→ ACTION ITEM: Copy out every record below, word for word.

**** DATASET

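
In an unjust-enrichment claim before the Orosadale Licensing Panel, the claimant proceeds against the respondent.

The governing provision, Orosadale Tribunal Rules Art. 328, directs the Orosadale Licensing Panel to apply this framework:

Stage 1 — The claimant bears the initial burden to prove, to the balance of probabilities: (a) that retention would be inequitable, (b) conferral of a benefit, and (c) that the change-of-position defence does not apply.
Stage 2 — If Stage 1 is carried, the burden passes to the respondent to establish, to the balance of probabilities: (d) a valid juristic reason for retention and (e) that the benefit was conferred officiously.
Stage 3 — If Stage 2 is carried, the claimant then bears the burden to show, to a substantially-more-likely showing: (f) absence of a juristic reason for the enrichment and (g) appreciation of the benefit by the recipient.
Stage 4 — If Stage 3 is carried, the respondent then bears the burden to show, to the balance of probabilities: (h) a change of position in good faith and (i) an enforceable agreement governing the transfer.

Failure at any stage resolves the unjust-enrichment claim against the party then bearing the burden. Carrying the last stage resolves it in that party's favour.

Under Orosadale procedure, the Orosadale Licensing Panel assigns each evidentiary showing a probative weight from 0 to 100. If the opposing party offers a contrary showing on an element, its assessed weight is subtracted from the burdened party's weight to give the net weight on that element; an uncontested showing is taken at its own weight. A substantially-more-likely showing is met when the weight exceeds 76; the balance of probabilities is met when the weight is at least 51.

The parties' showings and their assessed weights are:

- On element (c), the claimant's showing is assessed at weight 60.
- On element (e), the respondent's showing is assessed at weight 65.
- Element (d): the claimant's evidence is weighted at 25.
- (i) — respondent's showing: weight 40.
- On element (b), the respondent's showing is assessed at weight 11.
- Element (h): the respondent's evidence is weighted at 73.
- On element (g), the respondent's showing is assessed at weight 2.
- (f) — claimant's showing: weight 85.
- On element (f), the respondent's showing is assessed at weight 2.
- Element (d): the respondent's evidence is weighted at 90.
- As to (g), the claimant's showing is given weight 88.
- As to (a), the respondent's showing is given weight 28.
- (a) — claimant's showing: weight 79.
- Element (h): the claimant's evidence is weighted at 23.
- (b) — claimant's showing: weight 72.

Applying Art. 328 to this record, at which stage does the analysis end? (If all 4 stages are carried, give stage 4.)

stage 4

Stage 1 — burden on claimant; standard: the balance of probabilities (weight is at least 51).
    (a): 79 − 28 = 51 ≥ 51 [met]
    (b): 72 − 11 = 61 ≥ 51 [met]
    (c): 60 ≥ 51 [met]
  The claimant carries Stage 1; the respondent now bears the burden.
Stage 2 — burden on respondent; standard: the balance of probabilities (weight is at least 51).
    (d): 90 − 25 = 65 ≥ 51 [met]
    (e): 65 ≥ 51 [met]
  The respondent carries Stage 2; the claimant now bears the burden.
Stage 3 — burden on claimant; standard: a substantially-more-likely showing (weight exceeds 76).
    (f): 85 − 2 = 83 > 76 [met]
    (g): 88 − 2 = 86 > 76 [met]
  All elements met. The burden passes to the respondent.
Stage 4 — burden on respondent; standard: the balance of probabilities (weight is at least 51).
    (h): 73 − 23 = 50 < 51 [not met]
    (i): 40 < 51 [not met]
  The respondent does not carry Stage 4.
The analysis ends at Stage 4; the claimant prevails.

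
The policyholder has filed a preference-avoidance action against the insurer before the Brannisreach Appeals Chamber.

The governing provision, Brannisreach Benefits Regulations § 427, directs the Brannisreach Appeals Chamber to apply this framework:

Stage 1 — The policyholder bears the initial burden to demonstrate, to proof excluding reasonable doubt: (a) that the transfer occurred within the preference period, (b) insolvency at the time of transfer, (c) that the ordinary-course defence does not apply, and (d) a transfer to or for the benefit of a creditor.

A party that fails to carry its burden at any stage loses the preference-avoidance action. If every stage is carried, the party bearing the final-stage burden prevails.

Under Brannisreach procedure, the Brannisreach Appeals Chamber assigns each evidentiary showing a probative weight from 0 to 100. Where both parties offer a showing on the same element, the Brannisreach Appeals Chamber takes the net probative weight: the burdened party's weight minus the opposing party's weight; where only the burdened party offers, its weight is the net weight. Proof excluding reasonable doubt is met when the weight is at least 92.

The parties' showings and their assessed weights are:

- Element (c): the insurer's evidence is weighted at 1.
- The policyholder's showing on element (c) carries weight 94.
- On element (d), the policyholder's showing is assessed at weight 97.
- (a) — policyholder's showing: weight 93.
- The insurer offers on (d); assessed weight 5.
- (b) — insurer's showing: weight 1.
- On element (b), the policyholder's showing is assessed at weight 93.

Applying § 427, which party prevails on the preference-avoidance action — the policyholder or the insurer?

policyholder

Stage 1 (policyholder, proof excluding reasonable doubt, weight is at least 92): (a) 93 ≥ 92 — meets; (b) net 93−1=92 ≥ 92 — meets; (c) net 94−1=93 ≥ 92 — meets; (d) net 97−5=92 ≥ 92 — meets.
  All elements met at the final stage.
All stages carried — the policyholder prevails.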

********

→ RESPONSE TO THE TASK:
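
In an unjust-enrichment claim before the Orosadale Licensing Panel, the claimant proceeds against the respondent.

The governing provision, Orosadale Tribunal Rules Art. 328, directs the Orosadale Licensing Panel to apply this framework:

Stage 1 — The claimant bears the initial burden to prove, to the balance of probabilities: (a) that retention would be inequitable, (b) conferral of a benefit, and (c) that the change-of-position defence does not apply.
Stage 2 — If Stage 1 is carried, the burden passes to the respondent to establish, to the balance of probabilities: (d) a valid juristic reason for retention and (e) that the benefit was conferred officiously.
Stage 3 — If Stage 2 is carried, the claimant then bears the burden to show, to a substantially-more-likely showing: (f) absence of a juristic reason for the enrichment and (g) appreciation of the benefit by the recipient.
Stage 4 — If Stage 3 is carried, the respondent then bears the burden to show, to the balance of probabilities: (h) a change of position in good faith and (i) an enforceable agreement governing the transfer.

Failure at any stage resolves the unjust-enrichment claim against the party then bearing the burden. Carrying the last stage resolves it in that party's favour.

Under Orosadale procedure, the Orosadale Licensing Panel assigns each evidentiary showing a probative weight from 0 to 100. If the opposing party offers a contrary showing on an element, its assessed weight is subtracted from the burdened party's weight to give the net weight on that element; an uncontested showing is taken at its own weight. A substantially-more-likely showing is met when the weight exceeds 76; the balance of probabilities is met when the weight is at least 51.

The parties' showings and their assessed weights are:

- On element (c), the claimant's showing is assessed at weight 60.
- On element (e), the respondent's showing is assessed at weight 65.
- Element (d): the claimant's evidence is weighted at 25.
- (i) — respondent's showing: weight 40.
- On element (b), the respondent's showing is assessed at weight 11.
- Element (h): the respondent's evidence is weighted at 73.
- On element (g), the respondent's showing is assessed at weight 2.
- (f) — claimant's showing: weight 85.
- On element (f), the respondent's showing is assessed at weight 2.
- Element (d): the respondent's evidence is weighted at 90.
- As to (g), the claimant's showing is given weight 88.
- As to (a), the respondent's showing is given weight 28.
- (a) — claimant's showing: weight 79.
- Element (h): the claimant's evidence is weighted at 23.
- (b) — claimant's showing: weight 72.

Applying Art. 328 to this record, at which stage does the analysis end? (If all 4 stages are carried, give stage 4.)

stage 4

Stage 1 — burden on claimant; standard: the balance of probabilities (weight is at least 51).
    (a): 79 − 28 = 51 ≥ 51 [met]
    (b): 72 − 11 = 61 ≥ 51 [met]
    (c): 60 ≥ 51 [met]
  The claimant carries Stage 1; the respondent now bears the burden.
Stage 2 — burden on respondent; standard: the balance of probabilities (weight is at least 51).
    (d): 90 − 25 = 65 ≥ 51 [met]
    (e): 65 ≥ 51 [met]
  The respondent carries Stage 2; the claimant now bears the burden.
Stage 3 — burden on claimant; standard: a substantially-more-likely showing (weight exceeds 76).
    (f): 85 − 2 = 83 > 76 [met]
    (g): 88 − 2 = 86 > 76 [met]
  All elements met. The burden passes to the respondent.
Stage 4 — burden on respondent; standard: the balance of probabilities (weight is at least 51).
    (h): 73 − 23 = 50 < 51 [not met]
    (i): 40 < 51 [not met]
  The respondent does not carry Stage 4.
The analysis ends at Stage 4; the claimant prevails.

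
The policyholder has filed a preference-avoidance action against the insurer before the Brannisreach Appeals Chamber.

The governing provision, Brannisreach Benefits Regulations § 427, directs the Brannisreach Appeals Chamber to apply this framework:

Stage 1 — The policyholder bears the initial burden to demonstrate, to proof excluding reasonable doubt: (a) that the transfer occurred within the preference period, (b) insolvency at the time of transfer, (c) that the ordinary-course defence does not apply, and (d) a transfer to or for the benefit of a creditor.

A party that fails to carry its burden at any stage loses the preference-avoidance action. If every stage is carried, the party bearing the final-stage burden prevails.

Under Brannisreach procedure, the Brannisreach Appeals Chamber assigns each evidentiary showing a probative weight from 0 to 100. Where both parties offer a showing on the same element, the Brannisreach Appeals Chamber takes the net probative weight: the burdened party's weight minus the opposing party's weight; where only the burdened party offers, its weight is the net weight. Proof excluding reasonable doubt is met when the weight is at least 92.

The parties' showings and their assessed weights are:

- Element (c): the insurer's evidence is weighted at 1.
- The policyholder's showing on element (c) carries weight 94.
- On element (d), the policyholder's showing is assessed at weight 97.
- (a) — policyholder's showing: weight 93.
- The insurer offers on (d); assessed weight 5.
- (b) — insurer's showing: weight 1.
- On element (b), the policyholder's showing is assessed at weight 93.

Applying § 427, which party prevails on the preference-avoidance action — the policyholder or the insurer?

policyholder

Stage 1 (policyholder, proof excluding reasonable doubt, weight is at least 92): (a) 93 ≥ 92 — meets; (b) net 93−1=92 ≥ 92 — meets; (c) net 94−1=93 ≥ 92 — meets; (d) net 97−5=92 ≥ 92 — meets.
  All elements met at the final stage.
All stages carried — the policyholder prevails.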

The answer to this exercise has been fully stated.